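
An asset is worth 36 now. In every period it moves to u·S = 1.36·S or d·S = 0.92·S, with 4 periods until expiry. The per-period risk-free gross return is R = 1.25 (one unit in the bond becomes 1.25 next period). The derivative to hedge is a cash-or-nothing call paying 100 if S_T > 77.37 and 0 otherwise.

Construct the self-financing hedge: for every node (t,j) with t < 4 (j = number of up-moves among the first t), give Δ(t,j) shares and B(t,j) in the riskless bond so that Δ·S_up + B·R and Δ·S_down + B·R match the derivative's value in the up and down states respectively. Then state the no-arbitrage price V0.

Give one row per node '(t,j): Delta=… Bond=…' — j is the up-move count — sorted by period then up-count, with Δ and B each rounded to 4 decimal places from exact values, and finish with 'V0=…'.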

---

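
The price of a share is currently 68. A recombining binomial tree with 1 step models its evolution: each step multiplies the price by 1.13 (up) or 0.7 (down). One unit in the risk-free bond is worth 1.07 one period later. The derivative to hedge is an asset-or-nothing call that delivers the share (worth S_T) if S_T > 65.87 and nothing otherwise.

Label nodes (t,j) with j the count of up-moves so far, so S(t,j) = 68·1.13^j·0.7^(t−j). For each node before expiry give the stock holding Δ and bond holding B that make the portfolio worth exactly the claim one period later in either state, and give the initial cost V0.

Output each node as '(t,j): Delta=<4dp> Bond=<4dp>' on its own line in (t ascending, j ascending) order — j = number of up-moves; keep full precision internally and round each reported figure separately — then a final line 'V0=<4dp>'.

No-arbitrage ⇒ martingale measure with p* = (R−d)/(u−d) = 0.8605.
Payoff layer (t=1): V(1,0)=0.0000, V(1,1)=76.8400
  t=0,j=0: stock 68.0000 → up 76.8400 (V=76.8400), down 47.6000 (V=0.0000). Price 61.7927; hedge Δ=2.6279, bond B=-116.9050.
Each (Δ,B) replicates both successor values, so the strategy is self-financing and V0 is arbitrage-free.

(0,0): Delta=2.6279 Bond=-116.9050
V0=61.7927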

==

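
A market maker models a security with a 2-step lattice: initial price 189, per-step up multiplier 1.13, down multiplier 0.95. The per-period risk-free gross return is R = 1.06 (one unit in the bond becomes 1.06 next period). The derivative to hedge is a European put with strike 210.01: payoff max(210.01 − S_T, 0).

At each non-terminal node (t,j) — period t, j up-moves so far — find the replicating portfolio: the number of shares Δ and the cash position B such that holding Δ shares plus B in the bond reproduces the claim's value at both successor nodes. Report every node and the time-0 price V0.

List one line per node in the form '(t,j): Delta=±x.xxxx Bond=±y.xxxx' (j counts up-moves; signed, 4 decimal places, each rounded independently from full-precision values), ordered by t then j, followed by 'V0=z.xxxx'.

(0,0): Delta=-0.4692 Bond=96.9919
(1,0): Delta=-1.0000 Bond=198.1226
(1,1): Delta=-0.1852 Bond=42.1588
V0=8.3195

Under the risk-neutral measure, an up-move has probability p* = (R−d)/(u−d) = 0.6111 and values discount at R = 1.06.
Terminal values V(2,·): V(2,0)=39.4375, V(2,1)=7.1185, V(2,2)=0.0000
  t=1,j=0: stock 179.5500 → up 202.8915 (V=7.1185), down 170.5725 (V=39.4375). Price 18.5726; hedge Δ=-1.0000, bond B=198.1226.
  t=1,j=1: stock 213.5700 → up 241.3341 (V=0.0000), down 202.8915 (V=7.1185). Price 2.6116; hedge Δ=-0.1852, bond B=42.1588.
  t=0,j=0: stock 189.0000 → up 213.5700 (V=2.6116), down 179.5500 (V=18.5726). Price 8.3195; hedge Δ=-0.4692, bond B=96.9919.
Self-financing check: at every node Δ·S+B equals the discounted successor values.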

Requirement
Set down exactly the lines of the data above, beginning with the line that has "The price of" and ending with the line that has "Label nodes (t,j)", and no others.

Answer section
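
The price of a share is currently 68. A recombining binomial tree with 1 step models its evolution: each step multiplies the price by 1.13 (up) or 0.7 (down). One unit in the risk-free bond is worth 1.07 one period later. The derivative to hedge is an asset-or-nothing call that delivers the share (worth S_T) if S_T > 65.87 and nothing otherwise.

Label nodes (t,j) with j the count of up-moves so far, so S(t,j) = 68·1.13^j·0.7^(t−j). For each node before expiry give the stock holding Δ and bond holding B that make the portfolio worth exactly the claim one period later in either state, and give the initial cost V0.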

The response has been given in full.